Assigned task: What you write should be an exact copy of the material, from its first line through the line containing "- The monetary base is initially".

┌─ The records

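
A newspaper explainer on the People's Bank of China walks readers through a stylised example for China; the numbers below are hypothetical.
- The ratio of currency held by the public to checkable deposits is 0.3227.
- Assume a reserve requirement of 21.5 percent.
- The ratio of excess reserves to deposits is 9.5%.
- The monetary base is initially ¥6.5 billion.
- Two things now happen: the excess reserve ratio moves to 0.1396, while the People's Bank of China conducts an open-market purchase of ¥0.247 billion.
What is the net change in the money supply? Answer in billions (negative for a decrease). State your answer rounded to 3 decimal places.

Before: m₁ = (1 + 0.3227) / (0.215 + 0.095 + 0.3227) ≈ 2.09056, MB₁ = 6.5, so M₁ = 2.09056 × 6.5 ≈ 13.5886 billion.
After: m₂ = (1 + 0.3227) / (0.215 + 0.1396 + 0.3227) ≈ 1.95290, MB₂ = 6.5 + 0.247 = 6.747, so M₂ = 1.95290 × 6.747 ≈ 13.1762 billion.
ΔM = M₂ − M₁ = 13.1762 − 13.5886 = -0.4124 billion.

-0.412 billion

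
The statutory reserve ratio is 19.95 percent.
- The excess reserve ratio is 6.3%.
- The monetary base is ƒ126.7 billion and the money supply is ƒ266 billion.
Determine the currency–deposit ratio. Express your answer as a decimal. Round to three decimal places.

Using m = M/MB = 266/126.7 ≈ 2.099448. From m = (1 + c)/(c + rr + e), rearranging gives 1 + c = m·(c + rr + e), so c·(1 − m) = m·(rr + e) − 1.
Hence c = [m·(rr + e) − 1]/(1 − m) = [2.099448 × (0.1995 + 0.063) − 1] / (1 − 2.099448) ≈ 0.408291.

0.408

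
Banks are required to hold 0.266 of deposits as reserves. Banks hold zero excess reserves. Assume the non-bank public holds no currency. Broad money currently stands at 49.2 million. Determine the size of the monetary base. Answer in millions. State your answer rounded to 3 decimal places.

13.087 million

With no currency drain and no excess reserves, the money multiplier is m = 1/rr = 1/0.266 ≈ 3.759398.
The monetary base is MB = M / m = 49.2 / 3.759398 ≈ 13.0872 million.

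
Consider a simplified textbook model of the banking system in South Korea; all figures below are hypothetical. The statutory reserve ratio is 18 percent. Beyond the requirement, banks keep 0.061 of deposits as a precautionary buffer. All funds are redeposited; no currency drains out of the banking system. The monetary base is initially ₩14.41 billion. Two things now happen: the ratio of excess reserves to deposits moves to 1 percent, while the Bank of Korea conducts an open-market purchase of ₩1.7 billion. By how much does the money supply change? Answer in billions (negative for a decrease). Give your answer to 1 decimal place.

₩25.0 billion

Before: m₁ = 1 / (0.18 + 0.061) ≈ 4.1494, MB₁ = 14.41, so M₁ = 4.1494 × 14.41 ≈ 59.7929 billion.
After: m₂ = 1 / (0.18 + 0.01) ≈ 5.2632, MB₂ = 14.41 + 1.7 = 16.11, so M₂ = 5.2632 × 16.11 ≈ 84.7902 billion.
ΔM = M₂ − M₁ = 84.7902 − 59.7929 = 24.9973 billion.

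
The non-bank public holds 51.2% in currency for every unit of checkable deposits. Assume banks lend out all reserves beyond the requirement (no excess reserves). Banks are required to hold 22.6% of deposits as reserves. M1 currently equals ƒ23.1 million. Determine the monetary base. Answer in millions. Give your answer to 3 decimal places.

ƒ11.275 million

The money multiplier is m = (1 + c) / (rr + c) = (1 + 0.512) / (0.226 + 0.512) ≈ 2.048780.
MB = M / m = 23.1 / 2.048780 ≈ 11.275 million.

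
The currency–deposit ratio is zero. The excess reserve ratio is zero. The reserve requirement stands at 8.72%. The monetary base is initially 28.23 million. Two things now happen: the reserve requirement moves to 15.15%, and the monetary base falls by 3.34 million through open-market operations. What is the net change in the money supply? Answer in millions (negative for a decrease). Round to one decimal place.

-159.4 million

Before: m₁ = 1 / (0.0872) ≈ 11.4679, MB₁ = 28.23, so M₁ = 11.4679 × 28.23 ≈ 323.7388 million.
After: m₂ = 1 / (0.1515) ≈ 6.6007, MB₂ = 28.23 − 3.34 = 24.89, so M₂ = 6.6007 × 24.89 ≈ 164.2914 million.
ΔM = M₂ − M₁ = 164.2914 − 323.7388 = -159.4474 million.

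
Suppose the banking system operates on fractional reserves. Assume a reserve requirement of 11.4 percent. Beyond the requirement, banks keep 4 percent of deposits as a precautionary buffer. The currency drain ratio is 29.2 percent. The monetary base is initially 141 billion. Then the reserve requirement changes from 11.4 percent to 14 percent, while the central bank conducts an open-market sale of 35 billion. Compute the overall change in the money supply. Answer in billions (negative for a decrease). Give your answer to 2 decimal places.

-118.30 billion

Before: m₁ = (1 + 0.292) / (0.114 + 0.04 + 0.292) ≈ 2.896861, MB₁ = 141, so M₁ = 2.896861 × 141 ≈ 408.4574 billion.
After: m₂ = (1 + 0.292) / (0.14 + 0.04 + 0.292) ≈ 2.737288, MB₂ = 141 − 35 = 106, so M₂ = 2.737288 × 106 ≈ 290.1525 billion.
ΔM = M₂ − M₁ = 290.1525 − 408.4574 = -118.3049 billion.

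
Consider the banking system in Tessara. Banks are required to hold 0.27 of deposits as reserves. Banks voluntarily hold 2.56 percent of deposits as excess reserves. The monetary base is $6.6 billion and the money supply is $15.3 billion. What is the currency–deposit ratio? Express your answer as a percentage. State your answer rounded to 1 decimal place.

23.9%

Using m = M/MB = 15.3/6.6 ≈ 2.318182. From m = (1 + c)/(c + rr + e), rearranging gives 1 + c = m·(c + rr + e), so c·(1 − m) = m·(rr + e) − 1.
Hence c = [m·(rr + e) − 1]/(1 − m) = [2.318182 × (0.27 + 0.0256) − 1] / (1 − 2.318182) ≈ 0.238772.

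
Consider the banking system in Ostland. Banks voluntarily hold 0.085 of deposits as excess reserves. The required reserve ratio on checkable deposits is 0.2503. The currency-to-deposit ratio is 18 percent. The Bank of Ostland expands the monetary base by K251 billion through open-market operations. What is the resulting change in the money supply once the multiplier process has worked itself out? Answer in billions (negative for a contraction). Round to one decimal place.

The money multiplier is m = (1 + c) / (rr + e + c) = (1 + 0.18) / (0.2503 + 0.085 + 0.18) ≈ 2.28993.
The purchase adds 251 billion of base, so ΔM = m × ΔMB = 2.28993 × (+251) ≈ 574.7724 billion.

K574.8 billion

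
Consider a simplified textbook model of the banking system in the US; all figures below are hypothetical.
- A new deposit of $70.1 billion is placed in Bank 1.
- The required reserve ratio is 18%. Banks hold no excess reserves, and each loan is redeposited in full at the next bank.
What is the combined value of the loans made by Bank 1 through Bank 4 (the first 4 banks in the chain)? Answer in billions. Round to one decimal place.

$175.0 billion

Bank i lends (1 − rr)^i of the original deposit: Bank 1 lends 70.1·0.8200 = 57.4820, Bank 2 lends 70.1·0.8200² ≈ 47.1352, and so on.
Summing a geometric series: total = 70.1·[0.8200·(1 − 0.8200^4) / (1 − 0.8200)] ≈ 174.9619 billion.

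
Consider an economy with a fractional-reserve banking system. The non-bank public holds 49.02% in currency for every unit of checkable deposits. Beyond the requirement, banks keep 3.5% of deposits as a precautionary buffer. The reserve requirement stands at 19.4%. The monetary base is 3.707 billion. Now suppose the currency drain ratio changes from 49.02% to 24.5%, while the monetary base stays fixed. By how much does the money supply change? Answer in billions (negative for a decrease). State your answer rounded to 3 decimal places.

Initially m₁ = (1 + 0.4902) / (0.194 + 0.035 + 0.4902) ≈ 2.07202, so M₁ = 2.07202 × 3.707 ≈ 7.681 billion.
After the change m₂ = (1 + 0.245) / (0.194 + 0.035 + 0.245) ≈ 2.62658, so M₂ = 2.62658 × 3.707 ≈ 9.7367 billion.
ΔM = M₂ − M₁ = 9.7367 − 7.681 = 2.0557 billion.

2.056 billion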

└─

Response box:
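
A newspaper explainer on the People's Bank of China walks readers through a stylised example for China; the numbers below are hypothetical.
- The ratio of currency held by the public to checkable deposits is 0.3227.
- Assume a reserve requirement of 21.5 percent.
- The ratio of excess reserves to deposits is 9.5%.
- The monetary base is initially ¥6.5 billion.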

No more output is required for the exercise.